*THE TASK*
Even if a line seems odd, print it as it is, and include every record.
##### DATA SHOWN
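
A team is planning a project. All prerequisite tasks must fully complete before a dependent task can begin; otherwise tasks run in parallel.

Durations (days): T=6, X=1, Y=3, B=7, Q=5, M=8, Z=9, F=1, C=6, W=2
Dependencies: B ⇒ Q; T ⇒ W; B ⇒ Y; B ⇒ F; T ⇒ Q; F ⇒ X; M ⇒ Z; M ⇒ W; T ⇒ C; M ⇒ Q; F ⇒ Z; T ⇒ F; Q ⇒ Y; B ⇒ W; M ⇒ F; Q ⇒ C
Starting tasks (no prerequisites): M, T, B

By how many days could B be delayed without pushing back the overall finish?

M→Q→C = 8+5+6 = 19 sets the makespan at 19 days.
Longest path through B: 18 days (earliest finish 7, latest finish 8).
So B can slip 8 − 7 = 1 day.

1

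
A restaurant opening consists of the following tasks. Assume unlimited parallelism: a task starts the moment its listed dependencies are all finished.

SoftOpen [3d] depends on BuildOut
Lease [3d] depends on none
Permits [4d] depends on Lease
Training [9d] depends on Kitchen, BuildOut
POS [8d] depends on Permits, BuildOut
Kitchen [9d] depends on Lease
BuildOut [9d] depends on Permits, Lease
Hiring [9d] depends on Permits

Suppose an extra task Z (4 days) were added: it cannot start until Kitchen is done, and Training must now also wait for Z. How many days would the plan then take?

25

Originally the plan takes 25 days.
With Z inserted, Training now waits for max(Kitchen, BuildOut, Z).
New critical path: Lease→Permits→BuildOut→Training = 3+4+9+9 = 25 ⇒ 25 days.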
##########
*TASK ANSWER*
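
A team is planning a project. All prerequisite tasks must fully complete before a dependent task can begin; otherwise tasks run in parallel.

Durations (days): T=6, X=1, Y=3, B=7, Q=5, M=8, Z=9, F=1, C=6, W=2
Dependencies: B ⇒ Q; T ⇒ W; B ⇒ Y; B ⇒ F; T ⇒ Q; F ⇒ X; M ⇒ Z; M ⇒ W; T ⇒ C; M ⇒ Q; F ⇒ Z; T ⇒ F; Q ⇒ Y; B ⇒ W; M ⇒ F; Q ⇒ C
Starting tasks (no prerequisites): M, T, B

By how many days could B be delayed without pushing back the overall finish?

M→Q→C = 8+5+6 = 19 sets the makespan at 19 days.
Longest path through B: 18 days (earliest finish 7, latest finish 8).
So B can slip 8 − 7 = 1 day.

1

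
A restaurant opening consists of the following tasks. Assume unlimited parallelism: a task starts the moment its listed dependencies are all finished.

SoftOpen [3d] depends on BuildOut
Lease [3d] depends on none
Permits [4d] depends on Lease
Training [9d] depends on Kitchen, BuildOut
POS [8d] depends on Permits, BuildOut
Kitchen [9d] depends on Lease
BuildOut [9d] depends on Permits, Lease
Hiring [9d] depends on Permits

Suppose an extra task Z (4 days) were added: it cannot start until Kitchen is done, and Training must now also wait for Z. How many days would the plan then take?

25

Originally the plan takes 25 days.
With Z inserted, Training now waits for max(Kitchen, BuildOut, Z).
New critical path: Lease→Permits→BuildOut→Training = 3+4+9+9 = 25 ⇒ 25 days.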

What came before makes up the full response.